=== Work to be completed ===
Please give the data again exactly, with no line dropped.

Source records section start

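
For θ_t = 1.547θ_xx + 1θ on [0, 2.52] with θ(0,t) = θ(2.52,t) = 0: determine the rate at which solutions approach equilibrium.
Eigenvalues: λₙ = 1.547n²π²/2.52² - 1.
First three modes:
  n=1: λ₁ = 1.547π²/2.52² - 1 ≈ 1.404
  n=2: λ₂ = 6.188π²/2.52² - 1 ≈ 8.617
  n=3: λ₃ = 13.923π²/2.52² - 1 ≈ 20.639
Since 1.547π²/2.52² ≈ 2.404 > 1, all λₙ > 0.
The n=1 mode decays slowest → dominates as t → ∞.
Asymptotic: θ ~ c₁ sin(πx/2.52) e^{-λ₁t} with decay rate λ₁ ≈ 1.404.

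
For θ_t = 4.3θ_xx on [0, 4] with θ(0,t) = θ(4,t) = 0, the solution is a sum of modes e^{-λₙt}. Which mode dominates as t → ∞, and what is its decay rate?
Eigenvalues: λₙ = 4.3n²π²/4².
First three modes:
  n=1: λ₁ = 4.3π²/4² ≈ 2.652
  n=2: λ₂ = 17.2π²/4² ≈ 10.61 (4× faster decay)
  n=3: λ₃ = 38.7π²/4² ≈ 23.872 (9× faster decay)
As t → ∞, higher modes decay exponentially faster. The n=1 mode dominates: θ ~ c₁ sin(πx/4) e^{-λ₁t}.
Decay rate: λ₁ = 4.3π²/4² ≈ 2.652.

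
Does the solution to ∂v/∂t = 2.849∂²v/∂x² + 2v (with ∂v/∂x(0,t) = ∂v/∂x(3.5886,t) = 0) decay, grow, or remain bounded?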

Source records section end

=== Exercise result ===
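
For θ_t = 1.547θ_xx + 1θ on [0, 2.52] with θ(0,t) = θ(2.52,t) = 0: determine the rate at which solutions approach equilibrium.
Eigenvalues: λₙ = 1.547n²π²/2.52² - 1.
First three modes:
  n=1: λ₁ = 1.547π²/2.52² - 1 ≈ 1.404
  n=2: λ₂ = 6.188π²/2.52² - 1 ≈ 8.617
  n=3: λ₃ = 13.923π²/2.52² - 1 ≈ 20.639
Since 1.547π²/2.52² ≈ 2.404 > 1, all λₙ > 0.
The n=1 mode decays slowest → dominates as t → ∞.
Asymptotic: θ ~ c₁ sin(πx/2.52) e^{-λ₁t} with decay rate λ₁ ≈ 1.404.

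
For θ_t = 4.3θ_xx on [0, 4] with θ(0,t) = θ(4,t) = 0, the solution is a sum of modes e^{-λₙt}. Which mode dominates as t → ∞, and what is its decay rate?
Eigenvalues: λₙ = 4.3n²π²/4².
First three modes:
  n=1: λ₁ = 4.3π²/4² ≈ 2.652
  n=2: λ₂ = 17.2π²/4² ≈ 10.61 (4× faster decay)
  n=3: λ₃ = 38.7π²/4² ≈ 23.872 (9× faster decay)
As t → ∞, higher modes decay exponentially faster. The n=1 mode dominates: θ ~ c₁ sin(πx/4) e^{-λ₁t}.
Decay rate: λ₁ = 4.3π²/4² ≈ 2.652.

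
Does the solution to ∂v/∂t = 2.849∂²v/∂x² + 2v (with ∂v/∂x(0,t) = ∂v/∂x(3.5886,t) = 0) decay, grow, or remain bounded?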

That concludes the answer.